● TASK ITEM:
From the line containing "[-4.24, -1.30, -0.61]]" onward, every line of the entries is to be set down exactly, the last line included.

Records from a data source

____

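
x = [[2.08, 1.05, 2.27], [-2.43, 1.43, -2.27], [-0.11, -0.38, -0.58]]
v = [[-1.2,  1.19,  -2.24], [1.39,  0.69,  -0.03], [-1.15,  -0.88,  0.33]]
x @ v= [[-3.65, 1.2, -3.94],[7.51, 0.09, 4.65],[0.27, 0.12, 0.07]]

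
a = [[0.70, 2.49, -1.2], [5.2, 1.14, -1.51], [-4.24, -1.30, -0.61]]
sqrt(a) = [[1.02+0.99j, (0.67-0.51j), (-0.36+0.23j)], [1.52-1.00j, (1+0.83j), -0.54+0.24j], [-1.01+0.94j, -0.66+0.11j, 0.36+1.10j]]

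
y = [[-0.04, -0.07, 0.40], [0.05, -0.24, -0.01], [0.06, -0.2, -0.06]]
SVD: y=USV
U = [[-1.0,-0.00,0.1],[-0.06,-0.75,-0.66],[0.07,-0.66,0.75]]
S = [0.41, 0.33, 0.01]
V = [[0.10, 0.17, -0.98], [-0.24, 0.96, 0.14], [0.97, 0.22, 0.14]]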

____

● EXPECTED ANSWER:
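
a = [[0.70, 2.49, -1.2], [5.2, 1.14, -1.51], [-4.24, -1.30, -0.61]]
sqrt(a) = [[1.02+0.99j, (0.67-0.51j), (-0.36+0.23j)], [1.52-1.00j, (1+0.83j), -0.54+0.24j], [-1.01+0.94j, -0.66+0.11j, 0.36+1.10j]]

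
y = [[-0.04, -0.07, 0.40], [0.05, -0.24, -0.01], [0.06, -0.2, -0.06]]
SVD: y=USV
U = [[-1.0,-0.00,0.1],[-0.06,-0.75,-0.66],[0.07,-0.66,0.75]]
S = [0.41, 0.33, 0.01]
V = [[0.10, 0.17, -0.98], [-0.24, 0.96, 0.14], [0.97, 0.22, 0.14]]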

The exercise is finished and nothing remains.